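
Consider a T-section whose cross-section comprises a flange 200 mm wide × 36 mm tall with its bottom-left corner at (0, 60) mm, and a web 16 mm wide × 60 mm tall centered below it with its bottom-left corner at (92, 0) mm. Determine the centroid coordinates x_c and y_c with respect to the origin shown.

x_c = 100.00 mm, y_c = 72.35 mm

web: A = 16 × 60 = 960.00, centroid at (100.00, 30.00).
flange: A = 200 × 36 = 7200.00, centroid at (100.00, 78.00).
ΣA = 8160.00 mm²
ΣAx_c = (960.00)(100.00) + (7200.00)(100.00) = 816000.00 mm³
ΣAy_c = (960.00)(30.00) + (7200.00)(78.00) = 590400.00 mm³
x_c = 816000.00 / 8160.00 = 100.00 mm
y_c = 590400.00 / 8160.00 = 72.35 mm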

--------------------

> **ASSIGNED TASK**
Keeping every word as it is, repeat all of the records.

> **PROBLEM SOLUTION**
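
Consider a T-section whose cross-section comprises a flange 200 mm wide × 36 mm tall with its bottom-left corner at (0, 60) mm, and a web 16 mm wide × 60 mm tall centered below it with its bottom-left corner at (92, 0) mm. Determine the centroid coordinates x_c and y_c with respect to the origin shown.

x_c = 100.00 mm, y_c = 72.35 mm

web: A = 16 × 60 = 960.00, centroid at (100.00, 30.00).
flange: A = 200 × 36 = 7200.00, centroid at (100.00, 78.00).
ΣA = 8160.00 mm²
ΣAx_c = (960.00)(100.00) + (7200.00)(100.00) = 816000.00 mm³
ΣAy_c = (960.00)(30.00) + (7200.00)(78.00) = 590400.00 mm³
x_c = 816000.00 / 8160.00 = 100.00 mm
y_c = 590400.00 / 8160.00 = 72.35 mm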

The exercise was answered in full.